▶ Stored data

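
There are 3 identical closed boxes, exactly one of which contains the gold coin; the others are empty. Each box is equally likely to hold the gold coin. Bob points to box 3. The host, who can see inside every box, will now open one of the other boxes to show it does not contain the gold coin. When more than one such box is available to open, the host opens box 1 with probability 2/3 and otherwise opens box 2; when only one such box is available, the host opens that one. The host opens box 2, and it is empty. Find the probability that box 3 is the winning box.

1/4

Condition on the true location of the gold coin.
If it is in box 1 (prior 1/3): only box 2 is available, probability 1; weight (1/3)·1 = 1/3.
If it is in box 2 (prior 1/3): the host opened box 2, so this case is ruled out; weight (1/3)·0 = 0.
If it is in box 3 (prior 1/3): box 1 is available but not opened, probability 1/3; weight (1/3)·(1/3) = 1/9.
The weights sum to 4/9.
So P(the gold coin in box 3 | the host opened box 2) = (1/9) / (4/9) = 1/4.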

▶ What the task requires
With no word changed, write the entries out once more.

▶ Task solution
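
There are 3 identical closed boxes, exactly one of which contains the gold coin; the others are empty. Each box is equally likely to hold the gold coin. Bob points to box 3. The host, who can see inside every box, will now open one of the other boxes to show it does not contain the gold coin. When more than one such box is available to open, the host opens box 1 with probability 2/3 and otherwise opens box 2; when only one such box is available, the host opens that one. The host opens box 2, and it is empty. Find the probability that box 3 is the winning box.

1/4

Condition on the true location of the gold coin.
If it is in box 1 (prior 1/3): only box 2 is available, probability 1; weight (1/3)·1 = 1/3.
If it is in box 2 (prior 1/3): the host opened box 2, so this case is ruled out; weight (1/3)·0 = 0.
If it is in box 3 (prior 1/3): box 1 is available but not opened, probability 1/3; weight (1/3)·(1/3) = 1/9.
The weights sum to 4/9.
So P(the gold coin in box 3 | the host opened box 2) = (1/9) / (4/9) = 1/4.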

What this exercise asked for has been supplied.